(SUPPLIED MATERIAL begins)

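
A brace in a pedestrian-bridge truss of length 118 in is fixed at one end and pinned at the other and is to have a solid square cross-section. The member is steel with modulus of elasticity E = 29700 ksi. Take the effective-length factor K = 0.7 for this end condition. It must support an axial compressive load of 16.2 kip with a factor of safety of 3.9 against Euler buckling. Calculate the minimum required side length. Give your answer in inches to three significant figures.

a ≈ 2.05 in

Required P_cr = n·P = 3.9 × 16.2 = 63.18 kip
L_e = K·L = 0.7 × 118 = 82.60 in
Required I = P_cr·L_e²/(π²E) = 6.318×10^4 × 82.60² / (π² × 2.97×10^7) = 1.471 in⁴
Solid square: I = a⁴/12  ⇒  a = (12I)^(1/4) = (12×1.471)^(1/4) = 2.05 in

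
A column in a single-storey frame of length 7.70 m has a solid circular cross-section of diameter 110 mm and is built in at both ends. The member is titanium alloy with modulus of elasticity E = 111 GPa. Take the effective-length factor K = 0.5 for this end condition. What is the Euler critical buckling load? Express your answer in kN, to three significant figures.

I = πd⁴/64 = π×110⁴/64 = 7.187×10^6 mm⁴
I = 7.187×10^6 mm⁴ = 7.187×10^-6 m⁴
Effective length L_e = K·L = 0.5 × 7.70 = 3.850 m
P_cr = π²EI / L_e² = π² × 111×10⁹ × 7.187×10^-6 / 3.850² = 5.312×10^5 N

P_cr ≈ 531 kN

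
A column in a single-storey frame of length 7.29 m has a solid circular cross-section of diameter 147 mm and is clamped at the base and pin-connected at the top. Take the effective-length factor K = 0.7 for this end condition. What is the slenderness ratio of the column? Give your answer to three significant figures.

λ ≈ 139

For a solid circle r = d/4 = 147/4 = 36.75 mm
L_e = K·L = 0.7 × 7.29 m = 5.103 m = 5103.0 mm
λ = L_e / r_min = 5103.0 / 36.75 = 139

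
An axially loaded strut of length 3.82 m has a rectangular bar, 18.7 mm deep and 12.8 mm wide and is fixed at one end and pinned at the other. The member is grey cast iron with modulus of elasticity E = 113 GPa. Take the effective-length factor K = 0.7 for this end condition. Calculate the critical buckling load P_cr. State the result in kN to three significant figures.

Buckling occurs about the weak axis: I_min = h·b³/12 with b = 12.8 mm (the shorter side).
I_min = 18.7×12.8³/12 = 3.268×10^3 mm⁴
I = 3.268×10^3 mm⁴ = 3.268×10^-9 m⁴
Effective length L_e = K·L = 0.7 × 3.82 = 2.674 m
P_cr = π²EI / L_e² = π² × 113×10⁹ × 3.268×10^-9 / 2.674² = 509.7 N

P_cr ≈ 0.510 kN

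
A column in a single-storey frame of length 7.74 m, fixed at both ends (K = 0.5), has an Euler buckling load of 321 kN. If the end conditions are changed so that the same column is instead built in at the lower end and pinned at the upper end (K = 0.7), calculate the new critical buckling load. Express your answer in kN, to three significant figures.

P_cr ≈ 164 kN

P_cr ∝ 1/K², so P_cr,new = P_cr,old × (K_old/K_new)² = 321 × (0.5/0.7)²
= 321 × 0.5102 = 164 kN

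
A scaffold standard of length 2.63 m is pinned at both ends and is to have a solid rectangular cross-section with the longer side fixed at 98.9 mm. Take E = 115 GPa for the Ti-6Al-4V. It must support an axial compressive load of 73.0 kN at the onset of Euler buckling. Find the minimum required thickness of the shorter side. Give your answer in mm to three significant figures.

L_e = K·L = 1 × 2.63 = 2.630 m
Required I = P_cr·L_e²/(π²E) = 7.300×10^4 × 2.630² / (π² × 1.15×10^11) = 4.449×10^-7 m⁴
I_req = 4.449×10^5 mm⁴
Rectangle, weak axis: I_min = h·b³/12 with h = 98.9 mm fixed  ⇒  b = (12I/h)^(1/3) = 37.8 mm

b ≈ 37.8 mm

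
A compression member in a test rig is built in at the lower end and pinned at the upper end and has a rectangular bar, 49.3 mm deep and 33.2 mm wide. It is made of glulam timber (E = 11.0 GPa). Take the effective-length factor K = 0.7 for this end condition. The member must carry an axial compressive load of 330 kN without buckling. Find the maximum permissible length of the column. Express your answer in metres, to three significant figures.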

(SUPPLIED MATERIAL ends)
(SUPPLIED MATERIAL begins)

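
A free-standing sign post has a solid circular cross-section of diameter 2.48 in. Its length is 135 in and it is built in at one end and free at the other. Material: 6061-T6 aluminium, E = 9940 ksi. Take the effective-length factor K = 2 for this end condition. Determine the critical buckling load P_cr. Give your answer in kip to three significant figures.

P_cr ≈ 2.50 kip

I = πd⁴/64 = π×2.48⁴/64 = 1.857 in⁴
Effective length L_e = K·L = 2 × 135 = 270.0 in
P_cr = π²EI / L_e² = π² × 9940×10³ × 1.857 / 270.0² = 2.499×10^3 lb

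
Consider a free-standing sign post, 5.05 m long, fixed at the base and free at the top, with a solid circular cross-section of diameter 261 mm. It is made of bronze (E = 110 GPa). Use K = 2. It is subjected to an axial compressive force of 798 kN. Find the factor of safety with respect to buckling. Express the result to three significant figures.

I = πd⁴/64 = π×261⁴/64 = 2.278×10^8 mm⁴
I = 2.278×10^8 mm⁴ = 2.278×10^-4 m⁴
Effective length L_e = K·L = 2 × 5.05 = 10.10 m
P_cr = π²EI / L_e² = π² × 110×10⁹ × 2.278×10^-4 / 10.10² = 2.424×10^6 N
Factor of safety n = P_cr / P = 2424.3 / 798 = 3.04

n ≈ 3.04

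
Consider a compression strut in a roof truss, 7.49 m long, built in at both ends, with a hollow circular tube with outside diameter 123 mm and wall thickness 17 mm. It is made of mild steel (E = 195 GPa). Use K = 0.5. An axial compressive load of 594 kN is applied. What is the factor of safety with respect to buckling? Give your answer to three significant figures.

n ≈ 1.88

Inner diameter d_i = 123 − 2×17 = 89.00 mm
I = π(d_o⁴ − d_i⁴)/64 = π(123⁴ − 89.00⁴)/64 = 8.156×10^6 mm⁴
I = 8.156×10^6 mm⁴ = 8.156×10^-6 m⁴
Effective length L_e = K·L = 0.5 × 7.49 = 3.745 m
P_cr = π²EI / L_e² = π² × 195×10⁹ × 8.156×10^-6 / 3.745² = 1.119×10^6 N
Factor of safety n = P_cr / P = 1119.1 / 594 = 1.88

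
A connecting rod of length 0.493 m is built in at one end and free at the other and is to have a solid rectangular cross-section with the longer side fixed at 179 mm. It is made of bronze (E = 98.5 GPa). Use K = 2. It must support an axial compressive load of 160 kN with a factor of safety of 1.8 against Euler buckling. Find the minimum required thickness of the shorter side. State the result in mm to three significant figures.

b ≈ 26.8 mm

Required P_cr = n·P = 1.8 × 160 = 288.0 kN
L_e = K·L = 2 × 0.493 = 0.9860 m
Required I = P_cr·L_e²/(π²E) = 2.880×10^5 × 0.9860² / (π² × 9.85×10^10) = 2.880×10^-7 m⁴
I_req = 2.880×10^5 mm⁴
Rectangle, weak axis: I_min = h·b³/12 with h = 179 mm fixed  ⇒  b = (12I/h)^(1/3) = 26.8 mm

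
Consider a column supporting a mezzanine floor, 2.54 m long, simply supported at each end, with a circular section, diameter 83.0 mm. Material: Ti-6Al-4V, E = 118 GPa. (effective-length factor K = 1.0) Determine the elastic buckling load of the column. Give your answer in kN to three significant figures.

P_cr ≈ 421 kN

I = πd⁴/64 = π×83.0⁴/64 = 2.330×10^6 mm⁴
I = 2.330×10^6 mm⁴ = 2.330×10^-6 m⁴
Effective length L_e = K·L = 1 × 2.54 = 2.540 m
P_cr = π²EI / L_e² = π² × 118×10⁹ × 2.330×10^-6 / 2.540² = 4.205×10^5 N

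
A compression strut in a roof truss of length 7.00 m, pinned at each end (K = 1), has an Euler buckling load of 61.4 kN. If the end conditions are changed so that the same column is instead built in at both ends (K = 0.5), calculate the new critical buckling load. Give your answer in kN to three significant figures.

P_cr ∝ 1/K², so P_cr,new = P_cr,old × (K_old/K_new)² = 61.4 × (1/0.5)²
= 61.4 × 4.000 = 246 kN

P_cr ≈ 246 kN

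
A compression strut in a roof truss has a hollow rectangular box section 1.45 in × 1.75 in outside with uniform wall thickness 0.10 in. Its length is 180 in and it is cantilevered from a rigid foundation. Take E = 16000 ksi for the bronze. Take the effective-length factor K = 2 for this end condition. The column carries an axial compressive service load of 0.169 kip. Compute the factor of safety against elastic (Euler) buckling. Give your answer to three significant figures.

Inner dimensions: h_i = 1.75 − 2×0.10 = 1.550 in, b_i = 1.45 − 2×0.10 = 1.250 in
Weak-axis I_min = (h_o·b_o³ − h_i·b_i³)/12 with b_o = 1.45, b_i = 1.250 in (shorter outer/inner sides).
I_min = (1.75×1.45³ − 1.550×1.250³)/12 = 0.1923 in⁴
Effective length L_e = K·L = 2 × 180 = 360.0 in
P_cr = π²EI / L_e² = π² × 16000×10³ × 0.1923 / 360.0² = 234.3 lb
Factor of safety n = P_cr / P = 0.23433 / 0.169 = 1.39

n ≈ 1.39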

(SUPPLIED MATERIAL ends)
(SUPPLIED MATERIAL begins)

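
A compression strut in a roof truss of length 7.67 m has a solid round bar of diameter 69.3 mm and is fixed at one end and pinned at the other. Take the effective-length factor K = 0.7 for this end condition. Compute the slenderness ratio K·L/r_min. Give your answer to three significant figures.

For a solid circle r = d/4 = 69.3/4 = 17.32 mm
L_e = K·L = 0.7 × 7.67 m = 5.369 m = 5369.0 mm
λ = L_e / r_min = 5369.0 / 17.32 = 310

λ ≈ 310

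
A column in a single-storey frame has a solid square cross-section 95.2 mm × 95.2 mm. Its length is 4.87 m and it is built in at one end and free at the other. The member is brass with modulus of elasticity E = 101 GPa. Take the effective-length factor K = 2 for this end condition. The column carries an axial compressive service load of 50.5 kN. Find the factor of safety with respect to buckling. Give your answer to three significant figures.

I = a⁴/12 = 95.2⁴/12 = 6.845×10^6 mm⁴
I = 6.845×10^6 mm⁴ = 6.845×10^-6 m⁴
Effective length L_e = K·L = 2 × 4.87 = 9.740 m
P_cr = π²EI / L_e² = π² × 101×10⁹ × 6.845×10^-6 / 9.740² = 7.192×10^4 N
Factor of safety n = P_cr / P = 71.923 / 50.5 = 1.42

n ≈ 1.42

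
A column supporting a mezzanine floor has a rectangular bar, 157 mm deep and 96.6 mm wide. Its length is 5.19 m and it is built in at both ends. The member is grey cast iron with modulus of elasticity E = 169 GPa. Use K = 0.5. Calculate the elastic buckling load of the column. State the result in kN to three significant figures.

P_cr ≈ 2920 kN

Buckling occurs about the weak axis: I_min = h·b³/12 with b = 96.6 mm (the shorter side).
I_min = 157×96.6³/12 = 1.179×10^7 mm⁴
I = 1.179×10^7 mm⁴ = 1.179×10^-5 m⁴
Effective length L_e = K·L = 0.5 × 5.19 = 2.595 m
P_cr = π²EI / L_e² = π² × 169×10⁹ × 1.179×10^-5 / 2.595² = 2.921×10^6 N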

(SUPPLIED MATERIAL ends)

▶ WORK TO COMPLETE: Please reproduce the lines from the line with "A scaffold standard" to the line with "A compression member", both ends included, exactly as they appear above.

▶ REPLY:
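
A scaffold standard of length 2.63 m is pinned at both ends and is to have a solid rectangular cross-section with the longer side fixed at 98.9 mm. Take E = 115 GPa for the Ti-6Al-4V. It must support an axial compressive load of 73.0 kN at the onset of Euler buckling. Find the minimum required thickness of the shorter side. Give your answer in mm to three significant figures.

L_e = K·L = 1 × 2.63 = 2.630 m
Required I = P_cr·L_e²/(π²E) = 7.300×10^4 × 2.630² / (π² × 1.15×10^11) = 4.449×10^-7 m⁴
I_req = 4.449×10^5 mm⁴
Rectangle, weak axis: I_min = h·b³/12 with h = 98.9 mm fixed  ⇒  b = (12I/h)^(1/3) = 37.8 mm

b ≈ 37.8 mm

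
A compression member in a test rig is built in at the lower end and pinned at the upper end and has a rectangular bar, 49.3 mm deep and 33.2 mm wide. It is made of glulam timber (E = 11.0 GPa). Take the effective-length factor K = 0.7 for this end condition. The member must carry an axial compressive load of 330 kN without buckling. Find the maximum permissible length of the column. Express your answer in metres, to three significant figures.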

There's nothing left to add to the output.